* _Records shown_
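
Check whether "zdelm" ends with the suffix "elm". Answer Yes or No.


Input string: 'zdelm'
Suffix to check: 'elm'
Last 3 characters of input: 'elm'
Match: True
Result: Yes


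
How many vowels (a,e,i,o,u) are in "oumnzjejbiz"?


Input string: 'oumnzjejbiz'
Operation: count vowels (a, e, i, o, u)
Scan: s[0]='o' (vowel), s[1]='u' (vowel), s[2]='m', s[3]='n', s[4]='z', s[5]='j', s[6]='e' (vowel), s[7]='j', s[8]='b', s[9]='i' (vowel), s[10]='z'
Vowels found: 4
Result: 4


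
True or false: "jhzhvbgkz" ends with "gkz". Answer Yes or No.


Input string: 'jhzhvbgkz'
Suffix to check: 'gkz'
Last 3 characters of input: 'gkz'
Match: True
Result: Yes


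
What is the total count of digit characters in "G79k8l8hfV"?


Input string: 'G79k8l8hfV'
Operation: count digit characters (0-9)
Scan: 'G', '7'(digit), '9'(digit), 'k', '8'(digit), 'l', '8'(digit), 'h', 'f', 'V'
Digits found: 4
Result: 4


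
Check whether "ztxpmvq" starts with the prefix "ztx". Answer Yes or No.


Input string: 'ztxpmvq'
Prefix to check: 'ztx'
First 3 characters of input: 'ztx'
Match: True
Result: Yes


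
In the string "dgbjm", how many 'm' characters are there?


Input string: 'dgbjm'
Target character: 'm'
Scan each position: s[4]='m'
Matches found at indices: 4
Total: 1


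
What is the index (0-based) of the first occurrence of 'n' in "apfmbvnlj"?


Input string: 'apfmbvnlj'
Target: 'n'
Scanning left to right: s[0]='a', s[1]='p', s[2]='f', s[3]='m', s[4]='b', s[5]='v', s[6]='n'
First match at index: 6


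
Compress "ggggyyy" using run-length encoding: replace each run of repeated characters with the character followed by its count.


Input: 'ggggyyy'
Operation: identify consecutive runs
Runs: 'gggg' -> g4, 'yyy' -> y3
Encoded: g4y3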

* _Task statement_
Your output should be the lines from the one with "by its count." through the end of the records above, copied exactly.

* _Reply to the task_
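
Compress "ggggyyy" using run-length encoding: replace each run of repeated characters with the character followed by its count.


Input: 'ggggyyy'
Operation: identify consecutive runs
Runs: 'gggg' -> g4, 'yyy' -> y3
Encoded: g4y3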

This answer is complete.